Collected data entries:
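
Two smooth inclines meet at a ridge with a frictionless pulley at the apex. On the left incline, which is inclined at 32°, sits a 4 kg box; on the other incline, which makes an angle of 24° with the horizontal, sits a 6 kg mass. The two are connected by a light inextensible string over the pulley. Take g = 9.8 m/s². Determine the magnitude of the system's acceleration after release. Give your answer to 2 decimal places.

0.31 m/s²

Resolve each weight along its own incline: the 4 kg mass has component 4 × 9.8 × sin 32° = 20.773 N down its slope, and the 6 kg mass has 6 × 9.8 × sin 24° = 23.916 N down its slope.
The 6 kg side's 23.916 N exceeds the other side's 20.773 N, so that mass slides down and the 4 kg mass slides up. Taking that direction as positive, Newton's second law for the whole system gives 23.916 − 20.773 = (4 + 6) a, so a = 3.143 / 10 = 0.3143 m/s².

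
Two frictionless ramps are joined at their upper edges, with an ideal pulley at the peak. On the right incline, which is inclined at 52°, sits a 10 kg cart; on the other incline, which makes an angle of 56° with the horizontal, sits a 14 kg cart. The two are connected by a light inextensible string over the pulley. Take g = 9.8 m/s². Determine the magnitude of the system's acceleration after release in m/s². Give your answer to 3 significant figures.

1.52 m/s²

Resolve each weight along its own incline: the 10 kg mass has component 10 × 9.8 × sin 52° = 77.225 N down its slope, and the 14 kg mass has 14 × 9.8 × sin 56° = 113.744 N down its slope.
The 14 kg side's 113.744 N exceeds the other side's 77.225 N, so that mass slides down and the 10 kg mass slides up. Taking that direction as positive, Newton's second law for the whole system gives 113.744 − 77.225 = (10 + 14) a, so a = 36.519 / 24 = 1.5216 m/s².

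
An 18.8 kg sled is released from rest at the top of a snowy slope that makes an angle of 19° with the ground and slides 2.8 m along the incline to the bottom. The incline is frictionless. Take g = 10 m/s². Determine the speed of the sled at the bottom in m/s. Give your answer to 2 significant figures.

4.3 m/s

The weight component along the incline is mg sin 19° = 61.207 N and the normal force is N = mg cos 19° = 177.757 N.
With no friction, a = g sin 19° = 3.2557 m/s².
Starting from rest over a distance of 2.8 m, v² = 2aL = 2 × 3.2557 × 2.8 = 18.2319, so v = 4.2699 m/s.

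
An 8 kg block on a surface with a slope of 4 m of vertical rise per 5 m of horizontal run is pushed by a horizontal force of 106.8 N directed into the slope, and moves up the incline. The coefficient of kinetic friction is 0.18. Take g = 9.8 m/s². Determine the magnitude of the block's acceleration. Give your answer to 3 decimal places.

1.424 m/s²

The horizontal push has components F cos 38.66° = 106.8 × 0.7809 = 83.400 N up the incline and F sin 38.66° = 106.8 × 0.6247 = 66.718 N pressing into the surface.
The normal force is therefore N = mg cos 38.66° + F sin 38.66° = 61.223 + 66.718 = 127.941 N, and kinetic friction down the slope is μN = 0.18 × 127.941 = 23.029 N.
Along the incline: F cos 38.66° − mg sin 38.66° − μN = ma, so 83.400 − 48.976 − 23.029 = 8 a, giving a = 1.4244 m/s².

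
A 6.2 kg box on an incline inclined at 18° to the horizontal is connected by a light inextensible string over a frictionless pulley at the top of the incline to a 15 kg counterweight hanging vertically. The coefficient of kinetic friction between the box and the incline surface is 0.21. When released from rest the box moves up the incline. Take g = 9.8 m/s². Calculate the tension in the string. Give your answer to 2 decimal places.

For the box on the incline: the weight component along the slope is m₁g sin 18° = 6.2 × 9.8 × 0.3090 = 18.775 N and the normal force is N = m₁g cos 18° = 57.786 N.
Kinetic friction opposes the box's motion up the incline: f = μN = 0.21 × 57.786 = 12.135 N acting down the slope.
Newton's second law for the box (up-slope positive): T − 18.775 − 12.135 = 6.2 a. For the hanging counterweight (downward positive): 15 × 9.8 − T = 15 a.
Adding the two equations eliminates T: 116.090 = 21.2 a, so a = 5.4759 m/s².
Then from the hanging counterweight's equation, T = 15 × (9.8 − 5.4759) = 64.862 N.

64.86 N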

TASK OBJECTIVE: Return the entries above exactly, each one complete.

EXERCISE RESPONSE:
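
Two smooth inclines meet at a ridge with a frictionless pulley at the apex. On the left incline, which is inclined at 32°, sits a 4 kg box; on the other incline, which makes an angle of 24° with the horizontal, sits a 6 kg mass. The two are connected by a light inextensible string over the pulley. Take g = 9.8 m/s². Determine the magnitude of the system's acceleration after release. Give your answer to 2 decimal places.

0.31 m/s²

Resolve each weight along its own incline: the 4 kg mass has component 4 × 9.8 × sin 32° = 20.773 N down its slope, and the 6 kg mass has 6 × 9.8 × sin 24° = 23.916 N down its slope.
The 6 kg side's 23.916 N exceeds the other side's 20.773 N, so that mass slides down and the 4 kg mass slides up. Taking that direction as positive, Newton's second law for the whole system gives 23.916 − 20.773 = (4 + 6) a, so a = 3.143 / 10 = 0.3143 m/s².

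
Two frictionless ramps are joined at their upper edges, with an ideal pulley at the peak. On the right incline, which is inclined at 52°, sits a 10 kg cart; on the other incline, which makes an angle of 56° with the horizontal, sits a 14 kg cart. The two are connected by a light inextensible string over the pulley. Take g = 9.8 m/s². Determine the magnitude of the system's acceleration after release in m/s². Give your answer to 3 significant figures.

1.52 m/s²

Resolve each weight along its own incline: the 10 kg mass has component 10 × 9.8 × sin 52° = 77.225 N down its slope, and the 14 kg mass has 14 × 9.8 × sin 56° = 113.744 N down its slope.
The 14 kg side's 113.744 N exceeds the other side's 77.225 N, so that mass slides down and the 10 kg mass slides up. Taking that direction as positive, Newton's second law for the whole system gives 113.744 − 77.225 = (10 + 14) a, so a = 36.519 / 24 = 1.5216 m/s².

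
An 18.8 kg sled is released from rest at the top of a snowy slope that makes an angle of 19° with the ground and slides 2.8 m along the incline to the bottom. The incline is frictionless. Take g = 10 m/s². Determine the speed of the sled at the bottom in m/s. Give your answer to 2 significant figures.

4.3 m/s

The weight component along the incline is mg sin 19° = 61.207 N and the normal force is N = mg cos 19° = 177.757 N.
With no friction, a = g sin 19° = 3.2557 m/s².
Starting from rest over a distance of 2.8 m, v² = 2aL = 2 × 3.2557 × 2.8 = 18.2319, so v = 4.2699 m/s.

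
An 8 kg block on a surface with a slope of 4 m of vertical rise per 5 m of horizontal run is pushed by a horizontal force of 106.8 N directed into the slope, and moves up the incline. The coefficient of kinetic friction is 0.18. Take g = 9.8 m/s². Determine the magnitude of the block's acceleration. Give your answer to 3 decimal places.

1.424 m/s²

The horizontal push has components F cos 38.66° = 106.8 × 0.7809 = 83.400 N up the incline and F sin 38.66° = 106.8 × 0.6247 = 66.718 N pressing into the surface.
The normal force is therefore N = mg cos 38.66° + F sin 38.66° = 61.223 + 66.718 = 127.941 N, and kinetic friction down the slope is μN = 0.18 × 127.941 = 23.029 N.
Along the incline: F cos 38.66° − mg sin 38.66° − μN = ma, so 83.400 − 48.976 − 23.029 = 8 a, giving a = 1.4244 m/s².

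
A 6.2 kg box on an incline inclined at 18° to the horizontal is connected by a light inextensible string over a frictionless pulley at the top of the incline to a 15 kg counterweight hanging vertically. The coefficient of kinetic friction between the box and the incline surface is 0.21. When released from rest the box moves up the incline. Take g = 9.8 m/s². Calculate the tension in the string. Give your answer to 2 decimal places.

For the box on the incline: the weight component along the slope is m₁g sin 18° = 6.2 × 9.8 × 0.3090 = 18.775 N and the normal force is N = m₁g cos 18° = 57.786 N.
Kinetic friction opposes the box's motion up the incline: f = μN = 0.21 × 57.786 = 12.135 N acting down the slope.
Newton's second law for the box (up-slope positive): T − 18.775 − 12.135 = 6.2 a. For the hanging counterweight (downward positive): 15 × 9.8 − T = 15 a.
Adding the two equations eliminates T: 116.090 = 21.2 a, so a = 5.4759 m/s².
Then from the hanging counterweight's equation, T = 15 × (9.8 − 5.4759) = 64.862 N.

64.86 N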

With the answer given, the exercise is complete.